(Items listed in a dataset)
####################

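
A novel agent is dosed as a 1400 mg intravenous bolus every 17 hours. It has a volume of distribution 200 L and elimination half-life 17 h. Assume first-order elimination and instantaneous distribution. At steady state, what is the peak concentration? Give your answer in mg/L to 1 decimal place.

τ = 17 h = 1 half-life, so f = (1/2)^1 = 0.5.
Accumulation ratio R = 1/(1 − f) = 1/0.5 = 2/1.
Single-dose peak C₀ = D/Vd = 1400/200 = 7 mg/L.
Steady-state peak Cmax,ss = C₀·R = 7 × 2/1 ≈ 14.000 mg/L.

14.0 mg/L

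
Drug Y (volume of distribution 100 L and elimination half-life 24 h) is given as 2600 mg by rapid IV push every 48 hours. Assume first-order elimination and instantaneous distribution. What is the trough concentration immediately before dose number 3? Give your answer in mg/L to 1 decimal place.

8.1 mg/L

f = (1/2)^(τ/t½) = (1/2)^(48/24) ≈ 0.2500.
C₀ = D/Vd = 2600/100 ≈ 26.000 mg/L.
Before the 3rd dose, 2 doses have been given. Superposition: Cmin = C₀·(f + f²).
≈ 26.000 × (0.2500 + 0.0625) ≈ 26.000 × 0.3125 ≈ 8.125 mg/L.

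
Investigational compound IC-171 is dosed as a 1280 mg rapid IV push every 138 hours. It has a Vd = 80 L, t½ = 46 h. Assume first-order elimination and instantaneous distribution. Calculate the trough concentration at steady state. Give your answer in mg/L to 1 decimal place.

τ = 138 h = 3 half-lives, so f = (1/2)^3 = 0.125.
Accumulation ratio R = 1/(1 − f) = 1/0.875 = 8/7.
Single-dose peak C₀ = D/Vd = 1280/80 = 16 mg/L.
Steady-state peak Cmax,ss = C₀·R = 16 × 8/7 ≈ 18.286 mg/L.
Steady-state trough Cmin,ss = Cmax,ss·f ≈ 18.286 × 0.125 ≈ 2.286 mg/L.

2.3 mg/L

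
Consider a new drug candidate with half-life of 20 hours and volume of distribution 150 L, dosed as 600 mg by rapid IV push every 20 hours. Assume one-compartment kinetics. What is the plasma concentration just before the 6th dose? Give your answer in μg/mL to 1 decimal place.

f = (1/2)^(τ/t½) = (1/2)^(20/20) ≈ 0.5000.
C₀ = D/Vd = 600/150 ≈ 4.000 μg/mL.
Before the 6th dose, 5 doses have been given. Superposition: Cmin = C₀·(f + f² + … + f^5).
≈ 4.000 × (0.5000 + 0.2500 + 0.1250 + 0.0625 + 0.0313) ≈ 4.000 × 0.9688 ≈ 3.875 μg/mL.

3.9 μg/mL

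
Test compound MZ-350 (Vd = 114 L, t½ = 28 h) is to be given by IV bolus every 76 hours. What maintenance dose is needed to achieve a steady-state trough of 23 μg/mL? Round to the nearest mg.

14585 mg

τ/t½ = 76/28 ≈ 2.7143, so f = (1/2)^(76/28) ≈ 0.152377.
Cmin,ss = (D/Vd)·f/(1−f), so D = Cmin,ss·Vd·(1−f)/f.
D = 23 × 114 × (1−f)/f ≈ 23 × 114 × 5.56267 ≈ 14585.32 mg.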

####################

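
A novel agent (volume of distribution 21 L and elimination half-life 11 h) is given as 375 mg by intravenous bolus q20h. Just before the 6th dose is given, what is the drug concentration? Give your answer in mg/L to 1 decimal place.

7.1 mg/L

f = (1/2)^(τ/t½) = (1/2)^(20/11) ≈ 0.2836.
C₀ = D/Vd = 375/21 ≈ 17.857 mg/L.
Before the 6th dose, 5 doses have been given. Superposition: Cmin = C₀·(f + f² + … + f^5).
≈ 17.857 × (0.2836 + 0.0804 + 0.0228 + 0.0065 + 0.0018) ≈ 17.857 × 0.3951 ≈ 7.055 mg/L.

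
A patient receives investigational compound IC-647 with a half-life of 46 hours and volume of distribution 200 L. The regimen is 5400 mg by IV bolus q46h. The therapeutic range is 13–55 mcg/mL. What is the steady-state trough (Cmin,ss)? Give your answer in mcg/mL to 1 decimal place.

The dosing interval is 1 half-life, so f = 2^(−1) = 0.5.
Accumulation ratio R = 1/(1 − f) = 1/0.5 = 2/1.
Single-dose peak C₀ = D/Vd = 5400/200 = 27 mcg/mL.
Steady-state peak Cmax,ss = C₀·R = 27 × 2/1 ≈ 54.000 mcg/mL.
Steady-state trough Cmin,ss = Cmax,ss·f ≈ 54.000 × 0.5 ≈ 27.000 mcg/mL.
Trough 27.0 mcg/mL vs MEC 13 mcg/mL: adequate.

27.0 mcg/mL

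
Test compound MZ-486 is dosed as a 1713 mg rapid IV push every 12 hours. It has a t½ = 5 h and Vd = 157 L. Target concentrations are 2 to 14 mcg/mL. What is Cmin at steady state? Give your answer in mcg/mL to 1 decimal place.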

####################

§ **Task to complete**
Copy the lines of the data above exactly as written, beginning with the line containing "A novel agent (volume" and ending with the line containing "Test compound MZ-486", and leave out all other lines.

§ **Reply to the task**
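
A novel agent (volume of distribution 21 L and elimination half-life 11 h) is given as 375 mg by intravenous bolus q20h. Just before the 6th dose is given, what is the drug concentration? Give your answer in mg/L to 1 decimal place.

7.1 mg/L

f = (1/2)^(τ/t½) = (1/2)^(20/11) ≈ 0.2836.
C₀ = D/Vd = 375/21 ≈ 17.857 mg/L.
Before the 6th dose, 5 doses have been given. Superposition: Cmin = C₀·(f + f² + … + f^5).
≈ 17.857 × (0.2836 + 0.0804 + 0.0228 + 0.0065 + 0.0018) ≈ 17.857 × 0.3951 ≈ 7.055 mg/L.

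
A patient receives investigational compound IC-647 with a half-life of 46 hours and volume of distribution 200 L. The regimen is 5400 mg by IV bolus q46h. The therapeutic range is 13–55 mcg/mL. What is the steady-state trough (Cmin,ss)? Give your answer in mcg/mL to 1 decimal place.

The dosing interval is 1 half-life, so f = 2^(−1) = 0.5.
Accumulation ratio R = 1/(1 − f) = 1/0.5 = 2/1.
Single-dose peak C₀ = D/Vd = 5400/200 = 27 mcg/mL.
Steady-state peak Cmax,ss = C₀·R = 27 × 2/1 ≈ 54.000 mcg/mL.
Steady-state trough Cmin,ss = Cmax,ss·f ≈ 54.000 × 0.5 ≈ 27.000 mcg/mL.
Trough 27.0 mcg/mL vs MEC 13 mcg/mL: adequate.

27.0 mcg/mL

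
Test compound MZ-486 is dosed as a 1713 mg rapid IV push every 12 hours. It has a t½ = 5 h and Vd = 157 L. Target concentrations are 2 to 14 mcg/mL. What is Cmin at steady state? Give your answer in mcg/mL to 1 decimal place.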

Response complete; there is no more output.